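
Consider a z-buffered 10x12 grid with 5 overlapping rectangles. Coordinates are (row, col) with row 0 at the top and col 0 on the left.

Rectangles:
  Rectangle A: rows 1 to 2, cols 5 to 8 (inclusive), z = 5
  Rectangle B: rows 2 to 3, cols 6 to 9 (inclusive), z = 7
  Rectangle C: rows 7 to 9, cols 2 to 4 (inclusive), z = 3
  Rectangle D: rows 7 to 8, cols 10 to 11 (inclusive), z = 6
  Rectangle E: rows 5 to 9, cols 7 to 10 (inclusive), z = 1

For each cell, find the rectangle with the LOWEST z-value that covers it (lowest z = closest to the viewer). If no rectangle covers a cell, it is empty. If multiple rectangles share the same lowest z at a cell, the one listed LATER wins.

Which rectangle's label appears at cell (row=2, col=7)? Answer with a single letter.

Check cell (2,7):
  A: rows 1-2 cols 5-8 z=5 -> covers; best now A (z=5)
  B: rows 2-3 cols 6-9 z=7 -> covers; best now A (z=5)
  C: rows 7-9 cols 2-4 -> outside (row miss)
  D: rows 7-8 cols 10-11 -> outside (row miss)
  E: rows 5-9 cols 7-10 -> outside (row miss)
Winner: A at z=5

Answer: A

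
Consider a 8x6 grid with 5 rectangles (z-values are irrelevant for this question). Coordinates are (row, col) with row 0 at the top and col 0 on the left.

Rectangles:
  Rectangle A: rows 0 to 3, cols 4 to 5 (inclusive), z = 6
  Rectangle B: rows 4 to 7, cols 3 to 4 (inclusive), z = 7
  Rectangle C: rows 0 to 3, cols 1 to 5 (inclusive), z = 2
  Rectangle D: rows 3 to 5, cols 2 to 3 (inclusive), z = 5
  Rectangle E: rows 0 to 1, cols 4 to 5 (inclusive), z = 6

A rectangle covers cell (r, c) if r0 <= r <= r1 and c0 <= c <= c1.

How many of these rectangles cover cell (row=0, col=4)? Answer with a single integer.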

What to work on:
Nothing should be left out: repeat all of the data exactly.

Task response:
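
Consider a z-buffered 10x12 grid with 5 overlapping rectangles. Coordinates are (row, col) with row 0 at the top and col 0 on the left.

Rectangles:
  Rectangle A: rows 1 to 2, cols 5 to 8 (inclusive), z = 5
  Rectangle B: rows 2 to 3, cols 6 to 9 (inclusive), z = 7
  Rectangle C: rows 7 to 9, cols 2 to 4 (inclusive), z = 3
  Rectangle D: rows 7 to 8, cols 10 to 11 (inclusive), z = 6
  Rectangle E: rows 5 to 9, cols 7 to 10 (inclusive), z = 1

For each cell, find the rectangle with the LOWEST z-value that covers it (lowest z = closest to the viewer). If no rectangle covers a cell, it is empty. If multiple rectangles share the same lowest z at a cell, the one listed LATER wins.

Which rectangle's label appears at cell (row=2, col=7)? Answer with a single letter.

Check cell (2,7):
  A: rows 1-2 cols 5-8 z=5 -> covers; best now A (z=5)
  B: rows 2-3 cols 6-9 z=7 -> covers; best now A (z=5)
  C: rows 7-9 cols 2-4 -> outside (row miss)
  D: rows 7-8 cols 10-11 -> outside (row miss)
  E: rows 5-9 cols 7-10 -> outside (row miss)
Winner: A at z=5

Answer: A

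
Consider a 8x6 grid with 5 rectangles (z-values are irrelevant for this question). Coordinates are (row, col) with row 0 at the top and col 0 on the left.

Rectangles:
  Rectangle A: rows 0 to 3, cols 4 to 5 (inclusive), z = 6
  Rectangle B: rows 4 to 7, cols 3 to 4 (inclusive), z = 7
  Rectangle C: rows 0 to 3, cols 1 to 5 (inclusive), z = 2
  Rectangle D: rows 3 to 5, cols 2 to 3 (inclusive), z = 5
  Rectangle E: rows 0 to 1, cols 4 to 5 (inclusive), z = 6

A rectangle covers cell (r, c) if r0 <= r <= r1 and c0 <= c <= c1.

How many of these rectangles cover cell (row=0, col=4)? Answer with a single integer.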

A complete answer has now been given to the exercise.